TASK STATEMENT: Return the listing word for word, as given.

EXERCISE INPUTS:
══════
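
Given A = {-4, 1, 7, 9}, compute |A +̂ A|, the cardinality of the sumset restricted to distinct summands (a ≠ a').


Restricted sumset: A +̂ A = {a + a' : a ∈ A, a' ∈ A, a ≠ a'}.
Equivalently, take A + A and drop any sum 2a that is achievable ONLY as a + a for a ∈ A (i.e. sums representable only with equal summands).
Enumerate pairs (a, a') with a < a' (symmetric, so each unordered pair gives one sum; this covers all a ≠ a'):
  -4 + 1 = -3
  -4 + 7 = 3
  -4 + 9 = 5
  1 + 7 = 8
  1 + 9 = 10
  7 + 9 = 16
Collected distinct sums: {-3, 3, 5, 8, 10, 16}
|A +̂ A| = 6
(Reference bound: |A +̂ A| ≥ 2|A| - 3 for |A| ≥ 2, with |A| = 4 giving ≥ 5.)

|A +̂ A| = 6


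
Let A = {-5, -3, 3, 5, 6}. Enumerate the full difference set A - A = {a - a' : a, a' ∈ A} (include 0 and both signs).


A - A = {a - a' : a, a' ∈ A}.
Compute a - a' for each ordered pair (a, a'):
a = -5: -5--5=0, -5--3=-2, -5-3=-8, -5-5=-10, -5-6=-11
a = -3: -3--5=2, -3--3=0, -3-3=-6, -3-5=-8, -3-6=-9
a = 3: 3--5=8, 3--3=6, 3-3=0, 3-5=-2, 3-6=-3
a = 5: 5--5=10, 5--3=8, 5-3=2, 5-5=0, 5-6=-1
a = 6: 6--5=11, 6--3=9, 6-3=3, 6-5=1, 6-6=0
Collecting distinct values (and noting 0 appears from a-a):
A - A = {-11, -10, -9, -8, -6, -3, -2, -1, 0, 1, 2, 3, 6, 8, 9, 10, 11}
|A - A| = 17

A - A = {-11, -10, -9, -8, -6, -3, -2, -1, 0, 1, 2, 3, 6, 8, 9, 10, 11}


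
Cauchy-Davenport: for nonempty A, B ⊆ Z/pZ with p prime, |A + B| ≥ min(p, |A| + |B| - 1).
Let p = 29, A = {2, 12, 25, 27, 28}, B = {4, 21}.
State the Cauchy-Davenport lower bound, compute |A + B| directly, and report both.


Cauchy-Davenport: |A + B| ≥ min(p, |A| + |B| - 1) for A, B nonempty in Z/pZ.
|A| = 5, |B| = 2, p = 29.
CD lower bound = min(29, 5 + 2 - 1) = min(29, 6) = 6.
Compute A + B mod 29 directly:
a = 2: 2+4=6, 2+21=23
a = 12: 12+4=16, 12+21=4
a = 25: 25+4=0, 25+21=17
a = 27: 27+4=2, 27+21=19
a = 28: 28+4=3, 28+21=20
A + B = {0, 2, 3, 4, 6, 16, 17, 19, 20, 23}, so |A + B| = 10.
Verify: 10 ≥ 6? Yes ✓.

CD lower bound = 6, actual |A + B| = 10.


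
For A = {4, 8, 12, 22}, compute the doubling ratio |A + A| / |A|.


|A| = 4.
Compute A + A by enumerating all 16 pairs.
A + A = {8, 12, 16, 20, 24, 26, 30, 34, 44}, so |A + A| = 9.
K = |A + A| / |A| = 9/4 (already in lowest terms) ≈ 2.2500.
Reference: AP of size 4 gives K = 7/4 ≈ 1.7500; a fully generic set of size 4 gives K ≈ 2.5000.

|A| = 4, |A + A| = 9, K = 9/4.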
══════
OUTPUT FOR THIS EXERCISE:
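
Given A = {-4, 1, 7, 9}, compute |A +̂ A|, the cardinality of the sumset restricted to distinct summands (a ≠ a').


Restricted sumset: A +̂ A = {a + a' : a ∈ A, a' ∈ A, a ≠ a'}.
Equivalently, take A + A and drop any sum 2a that is achievable ONLY as a + a for a ∈ A (i.e. sums representable only with equal summands).
Enumerate pairs (a, a') with a < a' (symmetric, so each unordered pair gives one sum; this covers all a ≠ a'):
  -4 + 1 = -3
  -4 + 7 = 3
  -4 + 9 = 5
  1 + 7 = 8
  1 + 9 = 10
  7 + 9 = 16
Collected distinct sums: {-3, 3, 5, 8, 10, 16}
|A +̂ A| = 6
(Reference bound: |A +̂ A| ≥ 2|A| - 3 for |A| ≥ 2, with |A| = 4 giving ≥ 5.)

|A +̂ A| = 6


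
Let A = {-5, -3, 3, 5, 6}. Enumerate the full difference set A - A = {a - a' : a, a' ∈ A} (include 0 and both signs).


A - A = {a - a' : a, a' ∈ A}.
Compute a - a' for each ordered pair (a, a'):
a = -5: -5--5=0, -5--3=-2, -5-3=-8, -5-5=-10, -5-6=-11
a = -3: -3--5=2, -3--3=0, -3-3=-6, -3-5=-8, -3-6=-9
a = 3: 3--5=8, 3--3=6, 3-3=0, 3-5=-2, 3-6=-3
a = 5: 5--5=10, 5--3=8, 5-3=2, 5-5=0, 5-6=-1
a = 6: 6--5=11, 6--3=9, 6-3=3, 6-5=1, 6-6=0
Collecting distinct values (and noting 0 appears from a-a):
A - A = {-11, -10, -9, -8, -6, -3, -2, -1, 0, 1, 2, 3, 6, 8, 9, 10, 11}
|A - A| = 17

A - A = {-11, -10, -9, -8, -6, -3, -2, -1, 0, 1, 2, 3, 6, 8, 9, 10, 11}


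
Cauchy-Davenport: for nonempty A, B ⊆ Z/pZ with p prime, |A + B| ≥ min(p, |A| + |B| - 1).
Let p = 29, A = {2, 12, 25, 27, 28}, B = {4, 21}.
State the Cauchy-Davenport lower bound, compute |A + B| directly, and report both.


Cauchy-Davenport: |A + B| ≥ min(p, |A| + |B| - 1) for A, B nonempty in Z/pZ.
|A| = 5, |B| = 2, p = 29.
CD lower bound = min(29, 5 + 2 - 1) = min(29, 6) = 6.
Compute A + B mod 29 directly:
a = 2: 2+4=6, 2+21=23
a = 12: 12+4=16, 12+21=4
a = 25: 25+4=0, 25+21=17
a = 27: 27+4=2, 27+21=19
a = 28: 28+4=3, 28+21=20
A + B = {0, 2, 3, 4, 6, 16, 17, 19, 20, 23}, so |A + B| = 10.
Verify: 10 ≥ 6? Yes ✓.

CD lower bound = 6, actual |A + B| = 10.


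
For A = {4, 8, 12, 22}, compute the doubling ratio |A + A| / |A|.


|A| = 4.
Compute A + A by enumerating all 16 pairs.
A + A = {8, 12, 16, 20, 24, 26, 30, 34, 44}, so |A + A| = 9.
K = |A + A| / |A| = 9/4 (already in lowest terms) ≈ 2.2500.
Reference: AP of size 4 gives K = 7/4 ≈ 1.7500; a fully generic set of size 4 gives K ≈ 2.5000.

|A| = 4, |A + A| = 9, K = 9/4.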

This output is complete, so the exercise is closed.